## Exercise
Copy the data word for word, keeping every line.
--- Information Enclosed Below ---
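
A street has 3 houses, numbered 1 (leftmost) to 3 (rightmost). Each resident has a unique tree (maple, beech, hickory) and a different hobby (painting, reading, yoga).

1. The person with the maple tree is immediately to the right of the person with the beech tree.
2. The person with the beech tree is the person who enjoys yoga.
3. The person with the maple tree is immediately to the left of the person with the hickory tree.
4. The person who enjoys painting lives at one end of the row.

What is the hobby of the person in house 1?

The person with the maple tree is in house 2 (clue 3).
By clue 3, the person with the hickory tree is in house 3.
So house 1 gets beech for tree.
Clue 2 places the person who enjoys yoga in house 1.
So house 2 gets reading for hobby.
So house 3 gets painting for hobby.
So: house 1 = beech/yoga, house 2 = maple/reading, house 3 = hickory/painting.

yoga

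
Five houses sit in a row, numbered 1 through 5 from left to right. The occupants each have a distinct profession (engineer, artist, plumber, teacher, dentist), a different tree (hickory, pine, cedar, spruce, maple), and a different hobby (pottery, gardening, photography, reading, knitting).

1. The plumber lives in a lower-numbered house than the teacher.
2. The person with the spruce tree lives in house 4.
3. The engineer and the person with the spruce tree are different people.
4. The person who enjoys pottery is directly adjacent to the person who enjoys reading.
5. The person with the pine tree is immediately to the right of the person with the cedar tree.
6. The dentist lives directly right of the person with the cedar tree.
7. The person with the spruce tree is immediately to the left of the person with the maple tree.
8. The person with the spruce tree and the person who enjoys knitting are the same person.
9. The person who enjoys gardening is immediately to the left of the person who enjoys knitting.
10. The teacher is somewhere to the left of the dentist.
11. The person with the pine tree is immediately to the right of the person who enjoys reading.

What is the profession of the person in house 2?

teacher

From clue 2, the person with the spruce tree must be in house 4.
The person with the maple tree is in house 5 (clue 7).
The person who enjoys knitting is in house 4 (clue 8).
From clue 9, the person who enjoys gardening must be in house 3.
From clue 6, the dentist must be in house 3.
Clue 6 places the person with the cedar tree in house 2.
By clue 10, the teacher is in house 2.
The only profession still possible for house 4 is artist.
The only profession still possible for house 5 is engineer.
House 1 tree: only hickory fits.
The only tree still possible for house 3 is pine.
The only hobby still possible for house 5 is photography.
The person who enjoys reading is in house 2 (clue 11).
That leaves plumber as the profession for house 1.
So house 1 gets pottery for hobby.
So: house 1 = plumber/hickory/pottery, house 2 = teacher/cedar/reading, house 3 = dentist/pine/gardening, house 4 = artist/spruce/knitting, house 5 = engineer/maple/photography.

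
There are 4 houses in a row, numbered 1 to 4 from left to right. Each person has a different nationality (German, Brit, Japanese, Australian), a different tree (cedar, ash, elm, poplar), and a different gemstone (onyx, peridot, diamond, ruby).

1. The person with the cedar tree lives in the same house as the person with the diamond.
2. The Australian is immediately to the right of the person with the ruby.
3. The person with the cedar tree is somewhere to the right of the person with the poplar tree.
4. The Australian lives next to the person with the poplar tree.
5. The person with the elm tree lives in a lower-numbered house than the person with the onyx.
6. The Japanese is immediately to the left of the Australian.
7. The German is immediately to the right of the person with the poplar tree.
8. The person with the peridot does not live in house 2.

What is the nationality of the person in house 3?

Brit

The Australian is narrowed to house 2 or 3 or 4; consider each.
Placing it in house 3 and house 4 leads to a contradiction, so it's in house 2.
From clue 2, the person with the ruby must be in house 1.
The Japanese is in house 1 (clue 6).
House 3 nationality: only Brit fits.
House 4 nationality: only German fits.
Clue 7: the person with the poplar tree is in house 3.
The person with the cedar tree is in house 4 (clue 3).
By clue 1, the person with the diamond is in house 4.
House 2's gemstone must be onyx (nothing else left).
House 3 gemstone: only peridot fits.
Clue 5 places the person with the elm tree in house 1.
House 2's tree must be ash (nothing else left).
So: house 1 = Japanese/elm/ruby, house 2 = Australian/ash/onyx, house 3 = Brit/poplar/peridot, house 4 = German/cedar/diamond.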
--- End of Enclosed Information ---
## Exercise answer
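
A street has 3 houses, numbered 1 (leftmost) to 3 (rightmost). Each resident has a unique tree (maple, beech, hickory) and a different hobby (painting, reading, yoga).

1. The person with the maple tree is immediately to the right of the person with the beech tree.
2. The person with the beech tree is the person who enjoys yoga.
3. The person with the maple tree is immediately to the left of the person with the hickory tree.
4. The person who enjoys painting lives at one end of the row.

What is the hobby of the person in house 1?

The person with the maple tree is in house 2 (clue 3).
By clue 3, the person with the hickory tree is in house 3.
So house 1 gets beech for tree.
Clue 2 places the person who enjoys yoga in house 1.
So house 2 gets reading for hobby.
So house 3 gets painting for hobby.
So: house 1 = beech/yoga, house 2 = maple/reading, house 3 = hickory/painting.

yoga

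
Five houses sit in a row, numbered 1 through 5 from left to right. The occupants each have a distinct profession (engineer, artist, plumber, teacher, dentist), a different tree (hickory, pine, cedar, spruce, maple), and a different hobby (pottery, gardening, photography, reading, knitting).

1. The plumber lives in a lower-numbered house than the teacher.
2. The person with the spruce tree lives in house 4.
3. The engineer and the person with the spruce tree are different people.
4. The person who enjoys pottery is directly adjacent to the person who enjoys reading.
5. The person with the pine tree is immediately to the right of the person with the cedar tree.
6. The dentist lives directly right of the person with the cedar tree.
7. The person with the spruce tree is immediately to the left of the person with the maple tree.
8. The person with the spruce tree and the person who enjoys knitting are the same person.
9. The person who enjoys gardening is immediately to the left of the person who enjoys knitting.
10. The teacher is somewhere to the left of the dentist.
11. The person with the pine tree is immediately to the right of the person who enjoys reading.

What is the profession of the person in house 2?

teacher

From clue 2, the person with the spruce tree must be in house 4.
The person with the maple tree is in house 5 (clue 7).
The person who enjoys knitting is in house 4 (clue 8).
From clue 9, the person who enjoys gardening must be in house 3.
From clue 6, the dentist must be in house 3.
Clue 6 places the person with the cedar tree in house 2.
By clue 10, the teacher is in house 2.
The only profession still possible for house 4 is artist.
The only profession still possible for house 5 is engineer.
House 1 tree: only hickory fits.
The only tree still possible for house 3 is pine.
The only hobby still possible for house 5 is photography.
The person who enjoys reading is in house 2 (clue 11).
That leaves plumber as the profession for house 1.
So house 1 gets pottery for hobby.
So: house 1 = plumber/hickory/pottery, house 2 = teacher/cedar/reading, house 3 = dentist/pine/gardening, house 4 = artist/spruce/knitting, house 5 = engineer/maple/photography.

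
There are 4 houses in a row, numbered 1 to 4 from left to right. Each person has a different nationality (German, Brit, Japanese, Australian), a different tree (cedar, ash, elm, poplar), and a different gemstone (onyx, peridot, diamond, ruby).

1. The person with the cedar tree lives in the same house as the person with the diamond.
2. The Australian is immediately to the right of the person with the ruby.
3. The person with the cedar tree is somewhere to the right of the person with the poplar tree.
4. The Australian lives next to the person with the poplar tree.
5. The person with the elm tree lives in a lower-numbered house than the person with the onyx.
6. The Japanese is immediately to the left of the Australian.
7. The German is immediately to the right of the person with the poplar tree.
8. The person with the peridot does not live in house 2.

What is the nationality of the person in house 3?

Brit

The Australian is narrowed to house 2 or 3 or 4; consider each.
Placing it in house 3 and house 4 leads to a contradiction, so it's in house 2.
From clue 2, the person with the ruby must be in house 1.
The Japanese is in house 1 (clue 6).
House 3 nationality: only Brit fits.
House 4 nationality: only German fits.
Clue 7: the person with the poplar tree is in house 3.
The person with the cedar tree is in house 4 (clue 3).
By clue 1, the person with the diamond is in house 4.
House 2's gemstone must be onyx (nothing else left).
House 3 gemstone: only peridot fits.
Clue 5 places the person with the elm tree in house 1.
House 2's tree must be ash (nothing else left).
So: house 1 = Japanese/elm/ruby, house 2 = Australian/ash/onyx, house 3 = Brit/poplar/peridot, house 4 = German/cedar/diamond.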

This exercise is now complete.